RECORDS TO PROCESS:
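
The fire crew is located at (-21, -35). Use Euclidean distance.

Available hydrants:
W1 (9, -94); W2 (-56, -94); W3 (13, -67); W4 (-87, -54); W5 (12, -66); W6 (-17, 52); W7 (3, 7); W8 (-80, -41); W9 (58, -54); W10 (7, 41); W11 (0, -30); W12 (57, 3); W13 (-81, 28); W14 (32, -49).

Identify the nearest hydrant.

Distances from (-21, -35):
W1: 66.2
W2: 68.6
W3: 46.7
W4: 68.7
W5: 45.3
W6: 87.1
W7: 48.4
W8: 59.3
W9: 81.3
W10: 81.0
W11: 21.6
W12: 86.8
W13: 87.0
W14: 54.8
Minimum: W11 at 21.6.

W11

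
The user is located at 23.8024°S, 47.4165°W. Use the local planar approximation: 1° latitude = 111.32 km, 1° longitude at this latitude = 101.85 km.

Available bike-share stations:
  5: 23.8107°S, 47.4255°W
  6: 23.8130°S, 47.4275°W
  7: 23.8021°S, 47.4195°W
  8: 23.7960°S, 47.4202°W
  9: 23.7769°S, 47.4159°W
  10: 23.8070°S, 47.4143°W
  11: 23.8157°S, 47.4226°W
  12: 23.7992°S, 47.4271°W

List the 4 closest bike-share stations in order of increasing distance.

Distances from 23.8024°S, 47.4165°W:
5: 1.3015 km
6: 1.6271 km
7: 0.3074 km
8: 0.8060 km
9: 2.8393 km
10: 0.5589 km
11: 1.6056 km
12: 1.1369 km
Sorted: 7 (0.3074 km) < 10 (0.5589 km) < 8 (0.8060 km) < 12 (1.1369 km) < 5 (1.3015 km) < 11 (1.6056 km) < …

7, 10, 8, 12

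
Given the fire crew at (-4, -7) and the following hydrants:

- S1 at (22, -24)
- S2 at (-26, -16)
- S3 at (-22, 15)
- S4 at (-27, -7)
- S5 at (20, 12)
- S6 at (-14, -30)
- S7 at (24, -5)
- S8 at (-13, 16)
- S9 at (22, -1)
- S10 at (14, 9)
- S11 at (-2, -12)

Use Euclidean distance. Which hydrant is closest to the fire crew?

S11

Distances from (-4, -7):
S1: √((26)² + (-17)²) = √(676.000 + 289.000) = 31.1
S2: √((-22)² + (-9)²) = √(484.000 + 81.000) = 23.8
S3: √((-18)² + (22)²) = √(324.000 + 484.000) = 28.4
S4: √((-23)² + (0)²) = √(529.000 + 0.000) = 23.0
S5: √((24)² + (19)²) = √(576.000 + 361.000) = 30.6
S6: √((-10)² + (-23)²) = √(100.000 + 529.000) = 25.1
S7: √((28)² + (2)²) = √(784.000 + 4.000) = 28.1
S8: √((-9)² + (23)²) = √(81.000 + 529.000) = 24.7
S9: √((26)² + (6)²) = √(676.000 + 36.000) = 26.7
S10: √((18)² + (16)²) = √(324.000 + 256.000) = 24.1
S11: √((2)² + (-5)²) = √(4.000 + 25.000) = 5.4
Minimum: S11 at 5.4.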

WORK REQUIRED: Go through the listing and print each line exactly as it appears.

THE COMPLETED TASK:
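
The fire crew is located at (-21, -35). Use Euclidean distance.

Available hydrants:
W1 (9, -94); W2 (-56, -94); W3 (13, -67); W4 (-87, -54); W5 (12, -66); W6 (-17, 52); W7 (3, 7); W8 (-80, -41); W9 (58, -54); W10 (7, 41); W11 (0, -30); W12 (57, 3); W13 (-81, 28); W14 (32, -49).

Identify the nearest hydrant.

Distances from (-21, -35):
W1: 66.2
W2: 68.6
W3: 46.7
W4: 68.7
W5: 45.3
W6: 87.1
W7: 48.4
W8: 59.3
W9: 81.3
W10: 81.0
W11: 21.6
W12: 86.8
W13: 87.0
W14: 54.8
Minimum: W11 at 21.6.

W11

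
The user is located at 23.8024°S, 47.4165°W. Use the local planar approximation: 1° latitude = 111.32 km, 1° longitude at this latitude = 101.85 km.

Available bike-share stations:
  5: 23.8107°S, 47.4255°W
  6: 23.8130°S, 47.4275°W
  7: 23.8021°S, 47.4195°W
  8: 23.7960°S, 47.4202°W
  9: 23.7769°S, 47.4159°W
  10: 23.8070°S, 47.4143°W
  11: 23.8157°S, 47.4226°W
  12: 23.7992°S, 47.4271°W

List the 4 closest bike-share stations in order of increasing distance.

Distances from 23.8024°S, 47.4165°W:
5: 1.3015 km
6: 1.6271 km
7: 0.3074 km
8: 0.8060 km
9: 2.8393 km
10: 0.5589 km
11: 1.6056 km
12: 1.1369 km
Sorted: 7 (0.3074 km) < 10 (0.5589 km) < 8 (0.8060 km) < 12 (1.1369 km) < 5 (1.3015 km) < 11 (1.6056 km) < …

7, 10, 8, 12

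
Given the fire crew at (-4, -7) and the following hydrants:

- S1 at (22, -24)
- S2 at (-26, -16)
- S3 at (-22, 15)
- S4 at (-27, -7)
- S5 at (20, 12)
- S6 at (-14, -30)
- S7 at (24, -5)
- S8 at (-13, 16)
- S9 at (22, -1)
- S10 at (14, 9)
- S11 at (-2, -12)

Use Euclidean distance. Which hydrant is closest to the fire crew?

S11

Distances from (-4, -7):
S1: √((26)² + (-17)²) = √(676.000 + 289.000) = 31.1
S2: √((-22)² + (-9)²) = √(484.000 + 81.000) = 23.8
S3: √((-18)² + (22)²) = √(324.000 + 484.000) = 28.4
S4: √((-23)² + (0)²) = √(529.000 + 0.000) = 23.0
S5: √((24)² + (19)²) = √(576.000 + 361.000) = 30.6
S6: √((-10)² + (-23)²) = √(100.000 + 529.000) = 25.1
S7: √((28)² + (2)²) = √(784.000 + 4.000) = 28.1
S8: √((-9)² + (23)²) = √(81.000 + 529.000) = 24.7
S9: √((26)² + (6)²) = √(676.000 + 36.000) = 26.7
S10: √((18)² + (16)²) = √(324.000 + 256.000) = 24.1
S11: √((2)² + (-5)²) = √(4.000 + 25.000) = 5.4
Minimum: S11 at 5.4.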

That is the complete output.